Dataset entries:
^^^^

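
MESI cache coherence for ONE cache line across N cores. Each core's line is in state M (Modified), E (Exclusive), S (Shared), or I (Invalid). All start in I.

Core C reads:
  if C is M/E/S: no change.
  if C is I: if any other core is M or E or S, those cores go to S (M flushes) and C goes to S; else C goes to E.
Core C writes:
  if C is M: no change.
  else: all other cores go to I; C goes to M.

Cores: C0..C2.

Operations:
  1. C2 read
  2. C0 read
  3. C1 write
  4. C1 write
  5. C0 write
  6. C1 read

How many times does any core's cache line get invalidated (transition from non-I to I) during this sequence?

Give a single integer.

Answer: 3

Derivation:
Op 1: C2 read [C2 read from I: no other sharers -> C2=E (exclusive)] -> [I,I,E] (invalidations this op: 0; running total: 0)
Op 2: C0 read [C0 read from I: others=['C2=E'] -> C0=S, others downsized to S] -> [S,I,S] (invalidations this op: 0; running total: 0)
Op 3: C1 write [C1 write: invalidate ['C0=S', 'C2=S'] -> C1=M] -> [I,M,I] (invalidations this op: 2; running total: 2)
Op 4: C1 write [C1 write: already M (modified), no change] -> [I,M,I] (invalidations this op: 0; running total: 2)
Op 5: C0 write [C0 write: invalidate ['C1=M'] -> C0=M] -> [M,I,I] (invalidations this op: 1; running total: 3)
Op 6: C1 read [C1 read from I: others=['C0=M'] -> C1=S, others downsized to S] -> [S,S,I] (invalidations this op: 0; running total: 3)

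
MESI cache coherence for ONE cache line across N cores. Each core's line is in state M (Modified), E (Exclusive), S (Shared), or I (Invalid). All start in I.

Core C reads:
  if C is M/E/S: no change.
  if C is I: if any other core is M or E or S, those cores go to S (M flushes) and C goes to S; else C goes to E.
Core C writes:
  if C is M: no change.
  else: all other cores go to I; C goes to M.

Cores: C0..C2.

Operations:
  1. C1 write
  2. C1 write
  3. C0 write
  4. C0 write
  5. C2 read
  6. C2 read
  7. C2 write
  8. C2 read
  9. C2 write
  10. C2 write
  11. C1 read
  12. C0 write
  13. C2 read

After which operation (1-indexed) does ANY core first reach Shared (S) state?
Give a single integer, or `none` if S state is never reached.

Answer: 5

Derivation:
Op 1: C1 write [C1 write: invalidate none -> C1=M] -> [I,M,I]
Op 2: C1 write [C1 write: already M (modified), no change] -> [I,M,I]
Op 3: C0 write [C0 write: invalidate ['C1=M'] -> C0=M] -> [M,I,I]
Op 4: C0 write [C0 write: already M (modified), no change] -> [M,I,I]
Op 5: C2 read [C2 read from I: others=['C0=M'] -> C2=S, others downsized to S] -> [S,I,S]
  -> First S state at op 5; remaining ops need not be traced.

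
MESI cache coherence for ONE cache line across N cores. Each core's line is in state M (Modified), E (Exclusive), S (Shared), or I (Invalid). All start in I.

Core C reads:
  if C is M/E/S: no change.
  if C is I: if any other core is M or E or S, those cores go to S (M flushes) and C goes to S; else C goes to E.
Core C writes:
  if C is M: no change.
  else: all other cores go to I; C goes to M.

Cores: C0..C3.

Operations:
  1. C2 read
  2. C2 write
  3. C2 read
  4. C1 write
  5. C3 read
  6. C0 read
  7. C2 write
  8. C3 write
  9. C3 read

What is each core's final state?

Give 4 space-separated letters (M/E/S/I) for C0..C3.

Answer: I I I M

Derivation:
Op 1: C2 read [C2 read from I: no other sharers -> C2=E (exclusive)] -> [I,I,E,I]
Op 2: C2 write [C2 write: invalidate none -> C2=M] -> [I,I,M,I]
Op 3: C2 read [C2 read: already in M, no change] -> [I,I,M,I]
Op 4: C1 write [C1 write: invalidate ['C2=M'] -> C1=M] -> [I,M,I,I]
Op 5: C3 read [C3 read from I: others=['C1=M'] -> C3=S, others downsized to S] -> [I,S,I,S]
Op 6: C0 read [C0 read from I: others=['C1=S', 'C3=S'] -> C0=S, others downsized to S] -> [S,S,I,S]
Op 7: C2 write [C2 write: invalidate ['C0=S', 'C1=S', 'C3=S'] -> C2=M] -> [I,I,M,I]
Op 8: C3 write [C3 write: invalidate ['C2=M'] -> C3=M] -> [I,I,I,M]
Op 9: C3 read [C3 read: already in M, no change] -> [I,I,I,M]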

^^^^

### Exercise requirements
Please set down each entry again, word for word.

### Response area
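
MESI cache coherence for ONE cache line across N cores. Each core's line is in state M (Modified), E (Exclusive), S (Shared), or I (Invalid). All start in I.

Core C reads:
  if C is M/E/S: no change.
  if C is I: if any other core is M or E or S, those cores go to S (M flushes) and C goes to S; else C goes to E.
Core C writes:
  if C is M: no change.
  else: all other cores go to I; C goes to M.

Cores: C0..C2.

Operations:
  1. C2 read
  2. C0 read
  3. C1 write
  4. C1 write
  5. C0 write
  6. C1 read

How many times does any core's cache line get invalidated (transition from non-I to I) during this sequence?

Give a single integer.

Answer: 3

Derivation:
Op 1: C2 read [C2 read from I: no other sharers -> C2=E (exclusive)] -> [I,I,E] (invalidations this op: 0; running total: 0)
Op 2: C0 read [C0 read from I: others=['C2=E'] -> C0=S, others downsized to S] -> [S,I,S] (invalidations this op: 0; running total: 0)
Op 3: C1 write [C1 write: invalidate ['C0=S', 'C2=S'] -> C1=M] -> [I,M,I] (invalidations this op: 2; running total: 2)
Op 4: C1 write [C1 write: already M (modified), no change] -> [I,M,I] (invalidations this op: 0; running total: 2)
Op 5: C0 write [C0 write: invalidate ['C1=M'] -> C0=M] -> [M,I,I] (invalidations this op: 1; running total: 3)
Op 6: C1 read [C1 read from I: others=['C0=M'] -> C1=S, others downsized to S] -> [S,S,I] (invalidations this op: 0; running total: 3)

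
MESI cache coherence for ONE cache line across N cores. Each core's line is in state M (Modified), E (Exclusive), S (Shared), or I (Invalid). All start in I.

Core C reads:
  if C is M/E/S: no change.
  if C is I: if any other core is M or E or S, those cores go to S (M flushes) and C goes to S; else C goes to E.
Core C writes:
  if C is M: no change.
  else: all other cores go to I; C goes to M.

Cores: C0..C2.

Operations:
  1. C1 write
  2. C1 write
  3. C0 write
  4. C0 write
  5. C2 read
  6. C2 read
  7. C2 write
  8. C2 read
  9. C2 write
  10. C2 write
  11. C1 read
  12. C0 write
  13. C2 read

After which operation (1-indexed) does ANY core first reach Shared (S) state?
Give a single integer, or `none` if S state is never reached.

Answer: 5

Derivation:
Op 1: C1 write [C1 write: invalidate none -> C1=M] -> [I,M,I]
Op 2: C1 write [C1 write: already M (modified), no change] -> [I,M,I]
Op 3: C0 write [C0 write: invalidate ['C1=M'] -> C0=M] -> [M,I,I]
Op 4: C0 write [C0 write: already M (modified), no change] -> [M,I,I]
Op 5: C2 read [C2 read from I: others=['C0=M'] -> C2=S, others downsized to S] -> [S,I,S]
  -> First S state at op 5; remaining ops need not be traced.

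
MESI cache coherence for ONE cache line across N cores. Each core's line is in state M (Modified), E (Exclusive), S (Shared), or I (Invalid). All start in I.

Core C reads:
  if C is M/E/S: no change.
  if C is I: if any other core is M or E or S, those cores go to S (M flushes) and C goes to S; else C goes to E.
Core C writes:
  if C is M: no change.
  else: all other cores go to I; C goes to M.

Cores: C0..C3.

Operations:
  1. C2 read
  2. C2 write
  3. C2 read
  4. C1 write
  5. C3 read
  6. C0 read
  7. C2 write
  8. C3 write
  9. C3 read

What is each core's final state?

Give 4 space-separated letters (M/E/S/I) for C0..C3.

Answer: I I I M

Derivation:
Op 1: C2 read [C2 read from I: no other sharers -> C2=E (exclusive)] -> [I,I,E,I]
Op 2: C2 write [C2 write: invalidate none -> C2=M] -> [I,I,M,I]
Op 3: C2 read [C2 read: already in M, no change] -> [I,I,M,I]
Op 4: C1 write [C1 write: invalidate ['C2=M'] -> C1=M] -> [I,M,I,I]
Op 5: C3 read [C3 read from I: others=['C1=M'] -> C3=S, others downsized to S] -> [I,S,I,S]
Op 6: C0 read [C0 read from I: others=['C1=S', 'C3=S'] -> C0=S, others downsized to S] -> [S,S,I,S]
Op 7: C2 write [C2 write: invalidate ['C0=S', 'C1=S', 'C3=S'] -> C2=M] -> [I,I,M,I]
Op 8: C3 write [C3 write: invalidate ['C2=M'] -> C3=M] -> [I,I,I,M]
Op 9: C3 read [C3 read: already in M, no change] -> [I,I,I,M]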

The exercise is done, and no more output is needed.